» Source data:

* * *

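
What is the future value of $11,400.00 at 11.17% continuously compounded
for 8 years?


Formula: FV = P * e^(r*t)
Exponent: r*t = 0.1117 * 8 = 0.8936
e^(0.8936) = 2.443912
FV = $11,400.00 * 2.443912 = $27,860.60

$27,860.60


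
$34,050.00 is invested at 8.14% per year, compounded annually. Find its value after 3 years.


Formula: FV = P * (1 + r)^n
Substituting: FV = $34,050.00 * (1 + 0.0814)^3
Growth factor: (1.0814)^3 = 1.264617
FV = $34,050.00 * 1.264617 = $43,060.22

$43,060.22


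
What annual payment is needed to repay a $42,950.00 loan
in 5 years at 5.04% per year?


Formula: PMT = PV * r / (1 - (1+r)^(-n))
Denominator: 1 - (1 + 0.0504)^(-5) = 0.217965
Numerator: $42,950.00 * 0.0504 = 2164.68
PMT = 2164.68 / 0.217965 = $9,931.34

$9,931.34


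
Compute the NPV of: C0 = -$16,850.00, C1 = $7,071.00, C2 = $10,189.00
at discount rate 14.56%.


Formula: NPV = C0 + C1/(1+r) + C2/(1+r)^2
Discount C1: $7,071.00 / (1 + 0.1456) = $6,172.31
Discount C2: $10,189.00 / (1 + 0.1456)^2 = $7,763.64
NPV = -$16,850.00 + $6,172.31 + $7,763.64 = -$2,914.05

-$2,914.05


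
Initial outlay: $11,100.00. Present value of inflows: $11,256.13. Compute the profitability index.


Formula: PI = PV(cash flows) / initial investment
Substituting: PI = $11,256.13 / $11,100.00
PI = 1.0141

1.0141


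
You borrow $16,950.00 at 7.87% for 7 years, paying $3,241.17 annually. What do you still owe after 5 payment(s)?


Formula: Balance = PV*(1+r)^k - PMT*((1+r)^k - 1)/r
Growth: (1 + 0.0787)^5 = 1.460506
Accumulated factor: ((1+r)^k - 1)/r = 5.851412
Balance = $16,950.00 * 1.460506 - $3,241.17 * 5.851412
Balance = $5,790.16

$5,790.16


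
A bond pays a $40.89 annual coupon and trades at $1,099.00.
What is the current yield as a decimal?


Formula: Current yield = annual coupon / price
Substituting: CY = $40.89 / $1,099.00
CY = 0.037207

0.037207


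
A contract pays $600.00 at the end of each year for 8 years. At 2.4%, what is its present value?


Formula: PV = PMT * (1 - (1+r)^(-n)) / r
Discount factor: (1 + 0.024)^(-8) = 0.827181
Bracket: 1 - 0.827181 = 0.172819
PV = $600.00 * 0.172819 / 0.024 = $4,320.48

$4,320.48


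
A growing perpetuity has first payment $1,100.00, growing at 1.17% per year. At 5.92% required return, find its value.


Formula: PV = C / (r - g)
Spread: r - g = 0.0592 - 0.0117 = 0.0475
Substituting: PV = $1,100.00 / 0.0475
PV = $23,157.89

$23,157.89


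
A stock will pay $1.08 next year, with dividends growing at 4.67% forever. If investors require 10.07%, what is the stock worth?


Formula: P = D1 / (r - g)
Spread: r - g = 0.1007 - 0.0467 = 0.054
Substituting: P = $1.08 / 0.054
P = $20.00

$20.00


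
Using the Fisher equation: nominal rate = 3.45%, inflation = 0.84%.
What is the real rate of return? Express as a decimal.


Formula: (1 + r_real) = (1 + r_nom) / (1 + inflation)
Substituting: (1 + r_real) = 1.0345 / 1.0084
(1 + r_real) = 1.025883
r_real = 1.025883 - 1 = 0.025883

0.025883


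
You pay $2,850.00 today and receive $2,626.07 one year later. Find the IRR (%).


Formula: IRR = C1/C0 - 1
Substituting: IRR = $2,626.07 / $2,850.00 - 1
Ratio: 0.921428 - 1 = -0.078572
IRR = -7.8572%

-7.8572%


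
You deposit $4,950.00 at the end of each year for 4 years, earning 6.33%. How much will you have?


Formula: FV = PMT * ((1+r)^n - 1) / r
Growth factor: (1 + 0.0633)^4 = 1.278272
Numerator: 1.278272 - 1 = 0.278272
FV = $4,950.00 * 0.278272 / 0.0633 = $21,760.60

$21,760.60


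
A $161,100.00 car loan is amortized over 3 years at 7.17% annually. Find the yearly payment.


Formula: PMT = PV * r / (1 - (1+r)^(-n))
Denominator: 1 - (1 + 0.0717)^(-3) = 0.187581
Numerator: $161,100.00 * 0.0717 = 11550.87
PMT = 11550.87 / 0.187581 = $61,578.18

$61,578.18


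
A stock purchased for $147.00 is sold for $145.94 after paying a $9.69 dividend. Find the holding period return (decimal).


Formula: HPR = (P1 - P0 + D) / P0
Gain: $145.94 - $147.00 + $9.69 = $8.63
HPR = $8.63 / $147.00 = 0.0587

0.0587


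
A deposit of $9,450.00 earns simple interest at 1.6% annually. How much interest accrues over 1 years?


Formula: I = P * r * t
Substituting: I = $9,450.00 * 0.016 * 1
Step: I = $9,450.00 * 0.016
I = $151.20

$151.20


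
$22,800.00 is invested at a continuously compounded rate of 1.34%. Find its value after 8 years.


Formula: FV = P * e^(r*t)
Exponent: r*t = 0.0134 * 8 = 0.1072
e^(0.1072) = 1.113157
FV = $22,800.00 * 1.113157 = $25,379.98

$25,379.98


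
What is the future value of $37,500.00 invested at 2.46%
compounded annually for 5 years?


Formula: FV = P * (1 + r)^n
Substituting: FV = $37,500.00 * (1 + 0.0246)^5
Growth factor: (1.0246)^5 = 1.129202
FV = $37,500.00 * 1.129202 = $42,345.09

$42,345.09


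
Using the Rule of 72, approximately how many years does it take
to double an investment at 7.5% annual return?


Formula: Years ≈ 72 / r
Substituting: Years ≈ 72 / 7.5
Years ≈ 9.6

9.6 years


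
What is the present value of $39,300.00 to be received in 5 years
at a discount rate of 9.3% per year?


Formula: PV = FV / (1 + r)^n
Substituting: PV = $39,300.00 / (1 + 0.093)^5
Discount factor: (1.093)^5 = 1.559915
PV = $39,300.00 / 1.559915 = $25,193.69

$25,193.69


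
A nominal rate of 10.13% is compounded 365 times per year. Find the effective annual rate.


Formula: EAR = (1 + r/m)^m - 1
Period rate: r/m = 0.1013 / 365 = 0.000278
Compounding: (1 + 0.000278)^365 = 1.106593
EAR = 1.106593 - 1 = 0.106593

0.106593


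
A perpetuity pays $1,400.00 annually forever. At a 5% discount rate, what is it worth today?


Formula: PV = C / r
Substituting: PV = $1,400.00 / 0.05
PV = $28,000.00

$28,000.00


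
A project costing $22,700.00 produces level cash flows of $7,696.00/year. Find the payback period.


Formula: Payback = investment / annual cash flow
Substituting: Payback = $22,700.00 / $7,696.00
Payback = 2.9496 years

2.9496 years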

* * *

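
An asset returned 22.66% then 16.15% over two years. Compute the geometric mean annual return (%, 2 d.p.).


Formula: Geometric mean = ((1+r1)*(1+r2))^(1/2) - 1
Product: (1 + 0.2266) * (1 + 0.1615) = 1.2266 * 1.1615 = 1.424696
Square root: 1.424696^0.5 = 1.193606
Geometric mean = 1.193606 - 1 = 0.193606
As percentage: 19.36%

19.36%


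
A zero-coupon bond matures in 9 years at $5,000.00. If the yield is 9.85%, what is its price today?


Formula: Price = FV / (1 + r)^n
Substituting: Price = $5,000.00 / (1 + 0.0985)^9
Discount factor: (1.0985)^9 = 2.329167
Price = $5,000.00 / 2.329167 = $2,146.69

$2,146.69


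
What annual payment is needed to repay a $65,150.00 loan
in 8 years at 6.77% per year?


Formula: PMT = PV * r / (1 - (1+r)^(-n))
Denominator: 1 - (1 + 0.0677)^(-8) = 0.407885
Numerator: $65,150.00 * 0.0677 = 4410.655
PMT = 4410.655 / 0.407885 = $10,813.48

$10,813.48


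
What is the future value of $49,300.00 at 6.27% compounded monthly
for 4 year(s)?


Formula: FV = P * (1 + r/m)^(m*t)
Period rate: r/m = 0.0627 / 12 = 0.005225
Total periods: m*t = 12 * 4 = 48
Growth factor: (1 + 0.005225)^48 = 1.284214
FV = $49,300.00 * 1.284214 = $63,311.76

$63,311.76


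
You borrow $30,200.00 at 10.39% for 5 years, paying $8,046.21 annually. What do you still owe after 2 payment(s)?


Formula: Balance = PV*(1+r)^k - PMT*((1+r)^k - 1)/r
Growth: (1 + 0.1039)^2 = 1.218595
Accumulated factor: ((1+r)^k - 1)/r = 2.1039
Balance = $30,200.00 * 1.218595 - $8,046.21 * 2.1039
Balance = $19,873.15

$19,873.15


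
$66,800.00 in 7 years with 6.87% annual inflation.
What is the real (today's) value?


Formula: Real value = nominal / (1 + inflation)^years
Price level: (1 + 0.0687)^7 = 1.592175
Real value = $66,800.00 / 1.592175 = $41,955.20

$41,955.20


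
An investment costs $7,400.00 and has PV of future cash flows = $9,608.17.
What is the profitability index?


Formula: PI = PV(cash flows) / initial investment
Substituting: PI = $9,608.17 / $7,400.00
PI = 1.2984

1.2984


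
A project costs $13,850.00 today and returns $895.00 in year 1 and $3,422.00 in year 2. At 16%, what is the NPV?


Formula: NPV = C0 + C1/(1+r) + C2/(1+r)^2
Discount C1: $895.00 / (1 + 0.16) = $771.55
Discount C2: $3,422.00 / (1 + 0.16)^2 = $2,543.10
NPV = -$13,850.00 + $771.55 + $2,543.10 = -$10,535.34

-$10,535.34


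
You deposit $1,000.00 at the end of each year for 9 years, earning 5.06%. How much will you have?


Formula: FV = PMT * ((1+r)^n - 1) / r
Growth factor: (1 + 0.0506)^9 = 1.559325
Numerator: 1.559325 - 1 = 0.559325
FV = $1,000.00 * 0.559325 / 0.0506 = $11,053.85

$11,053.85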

* * *

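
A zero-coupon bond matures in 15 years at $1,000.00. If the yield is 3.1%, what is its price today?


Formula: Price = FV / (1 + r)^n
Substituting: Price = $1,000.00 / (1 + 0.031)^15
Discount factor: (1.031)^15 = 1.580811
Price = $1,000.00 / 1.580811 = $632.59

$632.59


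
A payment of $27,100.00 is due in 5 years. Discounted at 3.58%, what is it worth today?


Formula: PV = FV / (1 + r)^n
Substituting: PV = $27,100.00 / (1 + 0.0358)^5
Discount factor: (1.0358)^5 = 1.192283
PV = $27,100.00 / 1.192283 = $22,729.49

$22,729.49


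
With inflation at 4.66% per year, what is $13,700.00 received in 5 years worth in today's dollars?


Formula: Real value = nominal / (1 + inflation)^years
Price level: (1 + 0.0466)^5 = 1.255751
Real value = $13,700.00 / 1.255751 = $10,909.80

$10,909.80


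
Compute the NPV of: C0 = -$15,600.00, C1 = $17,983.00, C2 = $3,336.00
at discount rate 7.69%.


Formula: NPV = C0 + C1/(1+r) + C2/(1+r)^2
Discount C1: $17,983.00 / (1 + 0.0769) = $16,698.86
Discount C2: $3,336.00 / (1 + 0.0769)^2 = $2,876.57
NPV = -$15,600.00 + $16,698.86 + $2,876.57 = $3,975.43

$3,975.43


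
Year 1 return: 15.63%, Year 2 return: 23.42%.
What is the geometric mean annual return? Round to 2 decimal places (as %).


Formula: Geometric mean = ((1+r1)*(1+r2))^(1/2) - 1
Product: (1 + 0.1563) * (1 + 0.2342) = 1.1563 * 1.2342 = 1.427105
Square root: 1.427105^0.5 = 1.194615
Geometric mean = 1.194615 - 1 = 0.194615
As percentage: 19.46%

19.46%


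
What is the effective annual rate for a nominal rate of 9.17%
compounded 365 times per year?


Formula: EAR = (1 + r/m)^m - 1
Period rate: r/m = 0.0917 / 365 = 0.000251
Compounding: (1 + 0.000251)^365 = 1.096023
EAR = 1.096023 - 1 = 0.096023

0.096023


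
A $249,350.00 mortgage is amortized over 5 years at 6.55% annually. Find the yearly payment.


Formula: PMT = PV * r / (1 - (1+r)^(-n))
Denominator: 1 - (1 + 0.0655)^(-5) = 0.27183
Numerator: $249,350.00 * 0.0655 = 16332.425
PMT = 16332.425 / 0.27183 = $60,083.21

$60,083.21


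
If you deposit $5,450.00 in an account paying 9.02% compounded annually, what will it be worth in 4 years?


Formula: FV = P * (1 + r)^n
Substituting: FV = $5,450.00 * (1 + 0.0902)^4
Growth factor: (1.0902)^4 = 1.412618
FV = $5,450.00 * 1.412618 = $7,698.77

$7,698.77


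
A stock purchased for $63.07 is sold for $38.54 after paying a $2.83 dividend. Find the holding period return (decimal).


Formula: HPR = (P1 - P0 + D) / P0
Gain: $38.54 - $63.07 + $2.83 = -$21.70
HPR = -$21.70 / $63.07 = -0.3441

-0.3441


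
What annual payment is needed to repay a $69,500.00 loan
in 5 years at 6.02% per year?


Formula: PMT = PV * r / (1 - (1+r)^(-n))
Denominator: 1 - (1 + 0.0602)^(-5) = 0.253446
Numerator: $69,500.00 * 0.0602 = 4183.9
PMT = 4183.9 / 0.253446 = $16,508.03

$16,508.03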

* * *

» Assigned task: Review the entries above and return every line where "Using" appears.

» Written response:
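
Using the Fisher equation: nominal rate = 3.45%, inflation = 0.84%.
Using the Rule of 72, approximately how many years does it take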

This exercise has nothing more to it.